*** Block opens ***
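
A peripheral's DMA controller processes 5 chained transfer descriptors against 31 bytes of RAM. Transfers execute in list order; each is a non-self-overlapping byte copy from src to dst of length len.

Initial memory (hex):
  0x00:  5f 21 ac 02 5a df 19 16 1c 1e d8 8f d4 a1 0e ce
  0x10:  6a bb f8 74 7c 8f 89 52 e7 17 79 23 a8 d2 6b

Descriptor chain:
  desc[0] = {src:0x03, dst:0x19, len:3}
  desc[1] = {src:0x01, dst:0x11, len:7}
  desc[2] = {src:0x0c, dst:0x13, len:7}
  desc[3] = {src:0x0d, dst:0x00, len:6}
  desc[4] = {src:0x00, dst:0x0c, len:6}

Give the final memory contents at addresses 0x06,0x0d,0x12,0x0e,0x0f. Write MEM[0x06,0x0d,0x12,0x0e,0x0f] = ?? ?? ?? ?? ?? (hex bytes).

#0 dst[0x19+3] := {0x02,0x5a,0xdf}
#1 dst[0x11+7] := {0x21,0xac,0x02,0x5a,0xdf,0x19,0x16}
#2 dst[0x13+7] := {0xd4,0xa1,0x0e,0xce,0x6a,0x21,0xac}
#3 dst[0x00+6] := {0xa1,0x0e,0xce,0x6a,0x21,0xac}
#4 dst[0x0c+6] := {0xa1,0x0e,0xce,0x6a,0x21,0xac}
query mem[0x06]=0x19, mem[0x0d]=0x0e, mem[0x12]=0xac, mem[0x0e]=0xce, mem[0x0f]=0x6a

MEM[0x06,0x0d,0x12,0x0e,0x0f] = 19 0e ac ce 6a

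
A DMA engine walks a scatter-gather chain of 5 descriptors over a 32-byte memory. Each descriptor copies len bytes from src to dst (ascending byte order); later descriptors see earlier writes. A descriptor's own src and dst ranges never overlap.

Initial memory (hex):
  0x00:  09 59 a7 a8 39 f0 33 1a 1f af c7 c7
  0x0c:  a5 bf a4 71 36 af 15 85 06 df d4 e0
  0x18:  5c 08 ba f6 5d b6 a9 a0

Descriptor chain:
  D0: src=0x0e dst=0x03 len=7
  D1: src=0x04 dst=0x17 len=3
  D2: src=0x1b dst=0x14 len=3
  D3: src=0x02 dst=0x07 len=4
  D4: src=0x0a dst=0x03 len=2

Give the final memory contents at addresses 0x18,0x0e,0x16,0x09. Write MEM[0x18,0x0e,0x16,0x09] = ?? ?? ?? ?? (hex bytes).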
*** Block closes ***
| What needs to be done |
Filter the records above down to the lines that hold the string "descriptors".

| Written answer |
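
A peripheral's DMA controller processes 5 chained transfer descriptors against 31 bytes of RAM. Transfers execute in list order; each is a non-self-overlapping byte copy from src to dst of length len.
A DMA engine walks a scatter-gather chain of 5 descriptors over a 32-byte memory. Each descriptor copies len bytes from src to dst (ascending byte order); later descriptors see earlier writes. A descriptor's own src and dst ranges never overlap.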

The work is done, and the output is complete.